[EXERCISE]
For the records below, print the lines from the line with "0 0 9 6 0 8 0 4 1" through the line with "cell is empty." exactly as written; include both end lines and exclude the rest.

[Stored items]
==========

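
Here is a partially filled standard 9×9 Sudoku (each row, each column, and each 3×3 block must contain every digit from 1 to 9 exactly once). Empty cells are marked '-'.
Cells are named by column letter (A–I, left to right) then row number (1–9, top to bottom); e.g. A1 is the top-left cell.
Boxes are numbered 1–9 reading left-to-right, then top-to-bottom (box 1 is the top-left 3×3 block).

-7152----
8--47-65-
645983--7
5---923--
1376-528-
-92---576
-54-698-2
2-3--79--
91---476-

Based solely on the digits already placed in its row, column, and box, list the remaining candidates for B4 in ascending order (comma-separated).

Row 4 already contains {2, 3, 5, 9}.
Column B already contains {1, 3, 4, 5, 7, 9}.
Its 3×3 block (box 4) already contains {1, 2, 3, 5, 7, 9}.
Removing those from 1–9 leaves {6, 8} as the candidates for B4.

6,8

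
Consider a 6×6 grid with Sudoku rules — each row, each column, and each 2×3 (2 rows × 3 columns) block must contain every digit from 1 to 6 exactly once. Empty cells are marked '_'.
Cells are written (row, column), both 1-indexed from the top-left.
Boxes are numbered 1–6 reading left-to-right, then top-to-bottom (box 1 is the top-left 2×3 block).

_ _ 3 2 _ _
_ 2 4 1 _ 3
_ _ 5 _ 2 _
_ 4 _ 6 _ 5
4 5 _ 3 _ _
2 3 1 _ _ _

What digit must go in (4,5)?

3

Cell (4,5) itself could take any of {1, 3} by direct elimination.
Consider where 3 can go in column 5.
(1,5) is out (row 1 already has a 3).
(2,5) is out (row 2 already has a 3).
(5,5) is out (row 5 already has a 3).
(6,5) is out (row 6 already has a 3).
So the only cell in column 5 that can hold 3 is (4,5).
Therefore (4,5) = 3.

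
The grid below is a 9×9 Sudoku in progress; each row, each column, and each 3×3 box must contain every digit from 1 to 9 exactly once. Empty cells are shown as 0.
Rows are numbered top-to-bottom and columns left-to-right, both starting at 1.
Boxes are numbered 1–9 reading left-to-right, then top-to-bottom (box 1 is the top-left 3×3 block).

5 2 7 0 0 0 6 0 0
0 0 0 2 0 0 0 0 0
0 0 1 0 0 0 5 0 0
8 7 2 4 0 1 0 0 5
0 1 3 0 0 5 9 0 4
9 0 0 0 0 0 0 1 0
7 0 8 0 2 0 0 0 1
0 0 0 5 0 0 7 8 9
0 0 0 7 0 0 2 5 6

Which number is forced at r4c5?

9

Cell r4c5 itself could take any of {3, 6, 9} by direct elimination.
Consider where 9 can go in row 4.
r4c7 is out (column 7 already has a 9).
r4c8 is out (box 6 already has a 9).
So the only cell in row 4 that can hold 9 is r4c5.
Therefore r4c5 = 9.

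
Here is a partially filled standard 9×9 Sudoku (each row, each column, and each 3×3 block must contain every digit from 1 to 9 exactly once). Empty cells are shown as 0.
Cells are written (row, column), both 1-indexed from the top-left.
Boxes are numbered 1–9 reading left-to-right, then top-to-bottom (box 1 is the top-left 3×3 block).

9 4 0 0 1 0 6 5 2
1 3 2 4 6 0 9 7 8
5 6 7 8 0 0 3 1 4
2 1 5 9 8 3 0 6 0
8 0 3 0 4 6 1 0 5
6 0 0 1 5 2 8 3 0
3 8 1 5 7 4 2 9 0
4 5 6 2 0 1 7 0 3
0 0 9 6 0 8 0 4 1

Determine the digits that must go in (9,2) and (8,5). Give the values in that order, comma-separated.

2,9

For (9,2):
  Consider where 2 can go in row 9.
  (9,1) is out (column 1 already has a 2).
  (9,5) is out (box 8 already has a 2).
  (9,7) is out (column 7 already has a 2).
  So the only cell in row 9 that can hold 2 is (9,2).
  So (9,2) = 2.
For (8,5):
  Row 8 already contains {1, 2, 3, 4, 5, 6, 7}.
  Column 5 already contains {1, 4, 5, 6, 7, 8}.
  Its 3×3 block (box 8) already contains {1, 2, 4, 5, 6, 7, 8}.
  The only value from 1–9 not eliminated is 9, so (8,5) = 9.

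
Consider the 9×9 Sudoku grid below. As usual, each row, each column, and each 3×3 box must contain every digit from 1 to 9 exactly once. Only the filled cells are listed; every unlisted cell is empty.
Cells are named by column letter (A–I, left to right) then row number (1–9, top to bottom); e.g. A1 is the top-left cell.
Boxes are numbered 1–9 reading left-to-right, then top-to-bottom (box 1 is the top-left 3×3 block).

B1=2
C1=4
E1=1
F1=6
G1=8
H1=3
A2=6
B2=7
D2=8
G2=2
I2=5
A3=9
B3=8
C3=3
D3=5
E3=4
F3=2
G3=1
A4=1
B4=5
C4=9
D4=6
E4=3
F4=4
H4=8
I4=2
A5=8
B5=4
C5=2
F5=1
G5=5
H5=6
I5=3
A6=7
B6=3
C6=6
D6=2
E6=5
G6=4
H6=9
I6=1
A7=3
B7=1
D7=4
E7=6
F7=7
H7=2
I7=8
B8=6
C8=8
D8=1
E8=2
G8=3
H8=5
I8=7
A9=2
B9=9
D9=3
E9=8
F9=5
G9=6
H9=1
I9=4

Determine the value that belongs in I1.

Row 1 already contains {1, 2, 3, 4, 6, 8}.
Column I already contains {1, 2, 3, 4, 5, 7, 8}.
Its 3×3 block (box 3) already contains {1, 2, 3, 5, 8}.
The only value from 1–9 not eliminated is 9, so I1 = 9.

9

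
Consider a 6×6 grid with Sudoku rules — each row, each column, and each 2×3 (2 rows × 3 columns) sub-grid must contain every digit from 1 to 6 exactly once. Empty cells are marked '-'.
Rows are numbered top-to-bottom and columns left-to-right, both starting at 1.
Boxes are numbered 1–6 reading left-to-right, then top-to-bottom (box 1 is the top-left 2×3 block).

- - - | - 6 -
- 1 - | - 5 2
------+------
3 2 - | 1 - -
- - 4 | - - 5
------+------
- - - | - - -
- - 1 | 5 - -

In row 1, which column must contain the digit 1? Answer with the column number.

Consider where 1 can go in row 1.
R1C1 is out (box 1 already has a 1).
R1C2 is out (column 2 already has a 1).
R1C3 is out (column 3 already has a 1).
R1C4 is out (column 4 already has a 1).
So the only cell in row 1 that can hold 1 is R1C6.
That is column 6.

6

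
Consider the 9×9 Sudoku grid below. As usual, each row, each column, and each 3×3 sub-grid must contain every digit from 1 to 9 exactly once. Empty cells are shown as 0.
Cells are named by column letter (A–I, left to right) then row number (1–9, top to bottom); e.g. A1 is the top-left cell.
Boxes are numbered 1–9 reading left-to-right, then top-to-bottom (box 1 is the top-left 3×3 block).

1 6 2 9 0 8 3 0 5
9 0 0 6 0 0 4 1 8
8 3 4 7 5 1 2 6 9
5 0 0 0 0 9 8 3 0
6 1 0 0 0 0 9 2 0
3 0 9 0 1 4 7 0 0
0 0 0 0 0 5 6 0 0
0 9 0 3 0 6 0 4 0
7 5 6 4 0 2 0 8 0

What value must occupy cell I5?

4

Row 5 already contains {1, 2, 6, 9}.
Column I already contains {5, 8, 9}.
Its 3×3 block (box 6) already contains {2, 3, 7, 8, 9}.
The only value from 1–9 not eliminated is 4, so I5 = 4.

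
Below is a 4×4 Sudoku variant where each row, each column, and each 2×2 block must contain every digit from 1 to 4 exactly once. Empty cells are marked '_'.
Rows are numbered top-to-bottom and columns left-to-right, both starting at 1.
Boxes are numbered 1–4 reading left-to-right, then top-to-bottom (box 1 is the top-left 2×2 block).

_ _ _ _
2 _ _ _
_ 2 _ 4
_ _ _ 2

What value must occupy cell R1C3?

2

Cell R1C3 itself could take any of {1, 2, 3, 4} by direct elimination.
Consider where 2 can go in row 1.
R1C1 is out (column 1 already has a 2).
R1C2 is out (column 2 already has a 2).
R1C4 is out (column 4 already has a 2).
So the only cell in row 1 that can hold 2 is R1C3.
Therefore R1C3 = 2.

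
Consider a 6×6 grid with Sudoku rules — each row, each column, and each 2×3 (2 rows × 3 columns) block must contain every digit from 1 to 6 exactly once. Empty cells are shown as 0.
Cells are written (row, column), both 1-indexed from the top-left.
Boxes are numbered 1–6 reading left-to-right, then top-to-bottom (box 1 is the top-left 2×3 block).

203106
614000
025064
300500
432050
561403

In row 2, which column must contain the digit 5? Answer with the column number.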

==========

[SOLUTION]
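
0 0 9 6 0 8 0 4 1

Determine the digits that must go in (9,2) and (8,5). Give the values in that order, comma-separated.

2,9

For (9,2):
  Consider where 2 can go in row 9.
  (9,1) is out (column 1 already has a 2).
  (9,5) is out (box 8 already has a 2).
  (9,7) is out (column 7 already has a 2).
  So the only cell in row 9 that can hold 2 is (9,2).
  So (9,2) = 2.
For (8,5):
  Row 8 already contains {1, 2, 3, 4, 5, 6, 7}.
  Column 5 already contains {1, 4, 5, 6, 7, 8}.
  Its 3×3 block (box 8) already contains {1, 2, 4, 5, 6, 7, 8}.
  The only value from 1–9 not eliminated is 9, so (8,5) = 9.

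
Consider the 9×9 Sudoku grid below. As usual, each row, each column, and each 3×3 box must contain every digit from 1 to 9 exactly once. Only the filled cells are listed; every unlisted cell is empty.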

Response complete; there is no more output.